## Work instruction:
Only the lines from the one holding "Consider the sequence" to the final line of the material below belong in the answer, transcribed exactly.

## Records for processing:

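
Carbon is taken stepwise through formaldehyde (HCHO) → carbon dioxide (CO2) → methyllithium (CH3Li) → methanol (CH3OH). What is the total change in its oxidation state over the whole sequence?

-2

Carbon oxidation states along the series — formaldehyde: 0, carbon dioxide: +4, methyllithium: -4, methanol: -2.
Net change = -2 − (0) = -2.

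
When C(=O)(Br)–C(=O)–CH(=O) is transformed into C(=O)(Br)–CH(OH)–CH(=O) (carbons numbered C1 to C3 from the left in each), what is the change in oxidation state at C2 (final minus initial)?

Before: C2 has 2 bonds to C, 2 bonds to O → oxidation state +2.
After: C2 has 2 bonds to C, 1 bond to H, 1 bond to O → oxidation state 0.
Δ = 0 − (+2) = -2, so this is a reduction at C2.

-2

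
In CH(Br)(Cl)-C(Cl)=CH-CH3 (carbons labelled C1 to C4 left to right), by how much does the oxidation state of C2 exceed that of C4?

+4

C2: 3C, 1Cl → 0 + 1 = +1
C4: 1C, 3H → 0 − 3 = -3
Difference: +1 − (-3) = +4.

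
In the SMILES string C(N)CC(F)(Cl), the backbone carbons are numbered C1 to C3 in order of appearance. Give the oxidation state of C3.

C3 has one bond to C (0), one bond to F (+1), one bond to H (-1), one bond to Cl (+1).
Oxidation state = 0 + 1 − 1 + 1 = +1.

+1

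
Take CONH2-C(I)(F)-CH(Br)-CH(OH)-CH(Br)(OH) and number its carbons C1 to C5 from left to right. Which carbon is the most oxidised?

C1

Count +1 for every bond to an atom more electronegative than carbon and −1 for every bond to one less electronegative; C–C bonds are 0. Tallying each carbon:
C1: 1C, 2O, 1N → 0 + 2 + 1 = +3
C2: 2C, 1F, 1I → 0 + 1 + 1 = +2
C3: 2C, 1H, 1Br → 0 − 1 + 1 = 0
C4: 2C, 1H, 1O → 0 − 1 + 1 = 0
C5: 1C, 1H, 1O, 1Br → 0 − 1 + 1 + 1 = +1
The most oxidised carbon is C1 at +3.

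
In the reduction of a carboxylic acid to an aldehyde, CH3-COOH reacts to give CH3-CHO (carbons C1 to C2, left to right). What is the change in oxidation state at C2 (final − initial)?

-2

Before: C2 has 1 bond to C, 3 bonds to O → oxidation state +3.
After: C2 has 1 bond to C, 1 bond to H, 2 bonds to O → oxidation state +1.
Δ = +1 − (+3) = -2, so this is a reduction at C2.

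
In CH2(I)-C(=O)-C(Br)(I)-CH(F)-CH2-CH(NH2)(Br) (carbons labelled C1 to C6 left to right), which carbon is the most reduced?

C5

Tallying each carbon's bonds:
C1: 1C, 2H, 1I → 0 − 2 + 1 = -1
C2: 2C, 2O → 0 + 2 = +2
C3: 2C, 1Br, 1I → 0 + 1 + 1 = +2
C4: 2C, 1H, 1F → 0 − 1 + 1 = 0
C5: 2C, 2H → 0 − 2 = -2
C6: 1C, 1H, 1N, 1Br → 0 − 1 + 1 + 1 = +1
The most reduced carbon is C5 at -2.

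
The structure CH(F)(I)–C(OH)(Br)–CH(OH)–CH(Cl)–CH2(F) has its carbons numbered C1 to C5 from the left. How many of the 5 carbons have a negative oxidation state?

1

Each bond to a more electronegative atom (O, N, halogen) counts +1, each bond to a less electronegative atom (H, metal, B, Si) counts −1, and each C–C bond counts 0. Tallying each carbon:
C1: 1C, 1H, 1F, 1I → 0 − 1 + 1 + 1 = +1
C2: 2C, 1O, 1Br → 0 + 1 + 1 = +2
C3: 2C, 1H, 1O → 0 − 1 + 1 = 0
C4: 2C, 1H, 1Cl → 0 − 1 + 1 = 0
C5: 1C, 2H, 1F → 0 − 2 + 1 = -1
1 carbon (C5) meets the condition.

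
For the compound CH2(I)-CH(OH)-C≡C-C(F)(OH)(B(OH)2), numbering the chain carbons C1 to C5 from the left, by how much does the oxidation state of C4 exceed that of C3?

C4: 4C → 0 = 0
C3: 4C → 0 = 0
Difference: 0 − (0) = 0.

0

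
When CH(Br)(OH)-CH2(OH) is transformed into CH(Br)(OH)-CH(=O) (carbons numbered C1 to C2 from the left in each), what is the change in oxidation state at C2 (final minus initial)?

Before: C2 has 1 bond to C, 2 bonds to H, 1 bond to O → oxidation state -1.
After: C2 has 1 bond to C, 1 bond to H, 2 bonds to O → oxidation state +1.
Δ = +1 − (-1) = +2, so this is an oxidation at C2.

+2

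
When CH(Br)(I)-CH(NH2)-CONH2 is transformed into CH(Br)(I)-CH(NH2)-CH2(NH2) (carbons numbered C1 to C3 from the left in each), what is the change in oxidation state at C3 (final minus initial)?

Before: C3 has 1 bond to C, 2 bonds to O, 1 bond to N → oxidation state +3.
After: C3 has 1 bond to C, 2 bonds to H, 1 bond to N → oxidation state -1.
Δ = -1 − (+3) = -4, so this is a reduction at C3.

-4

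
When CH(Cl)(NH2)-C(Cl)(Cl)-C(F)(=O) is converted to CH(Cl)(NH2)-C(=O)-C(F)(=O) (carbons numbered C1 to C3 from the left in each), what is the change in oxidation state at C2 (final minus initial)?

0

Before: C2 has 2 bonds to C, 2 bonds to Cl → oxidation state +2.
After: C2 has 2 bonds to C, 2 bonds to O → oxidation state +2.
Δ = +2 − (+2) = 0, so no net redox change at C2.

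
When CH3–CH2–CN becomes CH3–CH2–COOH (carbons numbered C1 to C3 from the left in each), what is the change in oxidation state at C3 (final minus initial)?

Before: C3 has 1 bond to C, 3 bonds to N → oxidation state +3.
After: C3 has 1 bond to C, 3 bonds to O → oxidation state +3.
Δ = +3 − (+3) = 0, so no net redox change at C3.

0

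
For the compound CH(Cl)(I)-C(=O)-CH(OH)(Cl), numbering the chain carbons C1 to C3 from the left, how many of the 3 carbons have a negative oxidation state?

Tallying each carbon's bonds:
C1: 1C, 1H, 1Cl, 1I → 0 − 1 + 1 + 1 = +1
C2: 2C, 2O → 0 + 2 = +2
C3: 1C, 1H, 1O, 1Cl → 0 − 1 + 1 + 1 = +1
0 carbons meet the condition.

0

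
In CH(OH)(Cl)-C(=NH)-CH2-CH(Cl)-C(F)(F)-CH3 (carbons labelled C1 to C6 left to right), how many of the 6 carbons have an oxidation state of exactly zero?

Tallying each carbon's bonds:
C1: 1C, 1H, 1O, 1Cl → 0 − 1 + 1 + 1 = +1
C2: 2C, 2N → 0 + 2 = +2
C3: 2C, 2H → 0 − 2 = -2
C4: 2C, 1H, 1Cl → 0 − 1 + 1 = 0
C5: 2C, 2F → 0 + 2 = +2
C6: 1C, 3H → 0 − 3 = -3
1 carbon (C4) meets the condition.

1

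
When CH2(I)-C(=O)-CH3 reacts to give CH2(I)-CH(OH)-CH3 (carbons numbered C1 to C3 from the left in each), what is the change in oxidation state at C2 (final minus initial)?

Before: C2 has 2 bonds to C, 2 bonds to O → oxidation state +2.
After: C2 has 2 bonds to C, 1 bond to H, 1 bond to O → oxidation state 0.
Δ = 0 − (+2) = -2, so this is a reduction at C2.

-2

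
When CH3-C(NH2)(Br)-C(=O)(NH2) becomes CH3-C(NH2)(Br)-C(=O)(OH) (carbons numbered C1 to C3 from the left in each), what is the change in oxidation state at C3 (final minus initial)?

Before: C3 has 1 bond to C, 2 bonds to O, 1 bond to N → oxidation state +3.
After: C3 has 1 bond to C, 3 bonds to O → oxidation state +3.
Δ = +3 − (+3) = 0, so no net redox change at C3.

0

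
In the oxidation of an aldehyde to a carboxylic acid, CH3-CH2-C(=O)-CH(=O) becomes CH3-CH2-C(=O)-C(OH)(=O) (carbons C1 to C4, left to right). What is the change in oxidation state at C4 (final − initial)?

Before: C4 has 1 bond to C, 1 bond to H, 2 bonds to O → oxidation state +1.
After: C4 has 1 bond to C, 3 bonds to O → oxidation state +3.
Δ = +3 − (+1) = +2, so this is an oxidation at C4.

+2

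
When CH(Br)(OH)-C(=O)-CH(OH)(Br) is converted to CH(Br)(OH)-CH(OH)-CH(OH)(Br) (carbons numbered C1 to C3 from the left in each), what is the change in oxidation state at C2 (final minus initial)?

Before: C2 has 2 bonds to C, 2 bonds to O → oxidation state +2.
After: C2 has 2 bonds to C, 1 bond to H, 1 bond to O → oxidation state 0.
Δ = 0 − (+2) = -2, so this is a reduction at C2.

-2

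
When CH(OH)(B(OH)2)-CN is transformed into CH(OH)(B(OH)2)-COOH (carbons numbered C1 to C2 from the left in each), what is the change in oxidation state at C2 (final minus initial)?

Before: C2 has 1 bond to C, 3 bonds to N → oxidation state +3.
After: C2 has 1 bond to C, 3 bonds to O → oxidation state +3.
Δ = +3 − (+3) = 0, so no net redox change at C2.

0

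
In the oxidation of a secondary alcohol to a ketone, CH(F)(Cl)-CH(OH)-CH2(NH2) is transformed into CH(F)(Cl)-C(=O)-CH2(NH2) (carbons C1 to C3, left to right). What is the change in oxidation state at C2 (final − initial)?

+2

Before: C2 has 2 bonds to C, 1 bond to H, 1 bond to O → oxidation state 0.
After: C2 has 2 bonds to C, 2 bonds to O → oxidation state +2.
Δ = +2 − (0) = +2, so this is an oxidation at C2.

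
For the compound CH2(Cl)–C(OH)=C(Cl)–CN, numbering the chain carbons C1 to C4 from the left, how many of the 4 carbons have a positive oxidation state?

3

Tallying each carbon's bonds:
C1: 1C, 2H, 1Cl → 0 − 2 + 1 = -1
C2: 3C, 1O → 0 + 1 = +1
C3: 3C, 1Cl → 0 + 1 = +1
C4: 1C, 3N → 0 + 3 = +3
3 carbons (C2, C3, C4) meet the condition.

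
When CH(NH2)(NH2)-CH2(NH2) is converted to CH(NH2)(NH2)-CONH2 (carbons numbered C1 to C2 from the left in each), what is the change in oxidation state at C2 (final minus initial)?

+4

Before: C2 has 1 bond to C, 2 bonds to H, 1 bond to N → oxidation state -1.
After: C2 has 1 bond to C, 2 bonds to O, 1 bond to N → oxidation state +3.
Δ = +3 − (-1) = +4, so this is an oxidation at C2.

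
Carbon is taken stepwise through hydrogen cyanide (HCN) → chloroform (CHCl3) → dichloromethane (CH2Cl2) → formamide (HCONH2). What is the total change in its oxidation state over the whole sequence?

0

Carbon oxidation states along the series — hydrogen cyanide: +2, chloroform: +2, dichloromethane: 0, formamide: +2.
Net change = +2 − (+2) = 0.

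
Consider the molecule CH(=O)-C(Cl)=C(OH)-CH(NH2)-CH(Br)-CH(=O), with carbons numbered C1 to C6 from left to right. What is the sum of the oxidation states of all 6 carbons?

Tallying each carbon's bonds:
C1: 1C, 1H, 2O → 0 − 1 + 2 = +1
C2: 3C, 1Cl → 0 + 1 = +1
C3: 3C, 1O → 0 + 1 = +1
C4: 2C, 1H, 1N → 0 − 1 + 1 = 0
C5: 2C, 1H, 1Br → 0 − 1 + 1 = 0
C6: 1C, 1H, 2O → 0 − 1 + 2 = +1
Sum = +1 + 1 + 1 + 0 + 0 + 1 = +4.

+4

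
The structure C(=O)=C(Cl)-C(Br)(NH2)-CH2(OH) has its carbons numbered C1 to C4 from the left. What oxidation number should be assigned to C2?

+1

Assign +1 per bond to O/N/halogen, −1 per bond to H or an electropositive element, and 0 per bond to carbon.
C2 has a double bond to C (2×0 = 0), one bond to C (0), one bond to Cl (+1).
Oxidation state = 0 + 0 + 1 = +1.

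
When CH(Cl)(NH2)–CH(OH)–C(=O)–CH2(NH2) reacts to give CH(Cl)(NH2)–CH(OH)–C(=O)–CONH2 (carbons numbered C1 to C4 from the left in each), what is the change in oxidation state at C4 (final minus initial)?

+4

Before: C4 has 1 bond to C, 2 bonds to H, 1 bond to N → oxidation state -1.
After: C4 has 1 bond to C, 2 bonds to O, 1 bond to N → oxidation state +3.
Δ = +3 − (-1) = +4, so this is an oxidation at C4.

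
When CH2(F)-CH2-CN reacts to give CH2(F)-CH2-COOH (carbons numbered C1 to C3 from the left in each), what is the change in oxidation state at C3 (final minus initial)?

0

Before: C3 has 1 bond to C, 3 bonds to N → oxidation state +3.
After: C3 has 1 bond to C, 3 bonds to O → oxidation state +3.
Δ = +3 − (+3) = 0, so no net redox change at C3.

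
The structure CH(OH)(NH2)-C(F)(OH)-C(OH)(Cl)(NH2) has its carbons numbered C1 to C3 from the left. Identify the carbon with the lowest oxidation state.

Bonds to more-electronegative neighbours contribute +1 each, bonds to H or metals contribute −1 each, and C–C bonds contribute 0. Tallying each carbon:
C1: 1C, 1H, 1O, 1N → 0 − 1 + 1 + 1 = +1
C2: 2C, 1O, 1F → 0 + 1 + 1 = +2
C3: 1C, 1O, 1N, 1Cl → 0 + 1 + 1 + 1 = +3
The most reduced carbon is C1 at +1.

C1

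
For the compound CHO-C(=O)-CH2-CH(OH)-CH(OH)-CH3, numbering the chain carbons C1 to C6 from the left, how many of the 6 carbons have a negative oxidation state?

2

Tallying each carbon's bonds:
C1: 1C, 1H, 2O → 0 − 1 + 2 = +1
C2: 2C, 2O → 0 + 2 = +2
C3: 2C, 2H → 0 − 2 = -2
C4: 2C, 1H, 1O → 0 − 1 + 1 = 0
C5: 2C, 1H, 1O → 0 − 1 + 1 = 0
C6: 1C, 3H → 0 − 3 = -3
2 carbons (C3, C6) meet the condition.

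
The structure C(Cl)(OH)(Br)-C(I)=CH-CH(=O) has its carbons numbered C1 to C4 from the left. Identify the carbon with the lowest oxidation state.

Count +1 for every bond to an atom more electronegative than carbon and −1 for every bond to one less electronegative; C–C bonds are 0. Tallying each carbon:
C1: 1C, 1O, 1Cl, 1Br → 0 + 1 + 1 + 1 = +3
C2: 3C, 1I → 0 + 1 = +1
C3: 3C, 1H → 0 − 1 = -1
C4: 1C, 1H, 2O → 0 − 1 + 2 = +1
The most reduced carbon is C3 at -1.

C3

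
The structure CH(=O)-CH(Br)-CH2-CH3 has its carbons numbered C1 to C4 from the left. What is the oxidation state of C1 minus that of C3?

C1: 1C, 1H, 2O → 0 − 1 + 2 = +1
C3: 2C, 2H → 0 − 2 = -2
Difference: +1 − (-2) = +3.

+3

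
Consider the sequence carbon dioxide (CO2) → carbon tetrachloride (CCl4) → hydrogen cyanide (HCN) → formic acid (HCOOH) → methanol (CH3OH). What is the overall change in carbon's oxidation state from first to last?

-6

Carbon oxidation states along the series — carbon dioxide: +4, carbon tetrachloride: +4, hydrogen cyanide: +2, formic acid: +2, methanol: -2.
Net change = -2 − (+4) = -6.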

## Task solution:
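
Consider the sequence carbon dioxide (CO2) → carbon tetrachloride (CCl4) → hydrogen cyanide (HCN) → formic acid (HCOOH) → methanol (CH3OH). What is the overall change in carbon's oxidation state from first to last?

-6

Carbon oxidation states along the series — carbon dioxide: +4, carbon tetrachloride: +4, hydrogen cyanide: +2, formic acid: +2, methanol: -2.
Net change = -2 − (+4) = -6.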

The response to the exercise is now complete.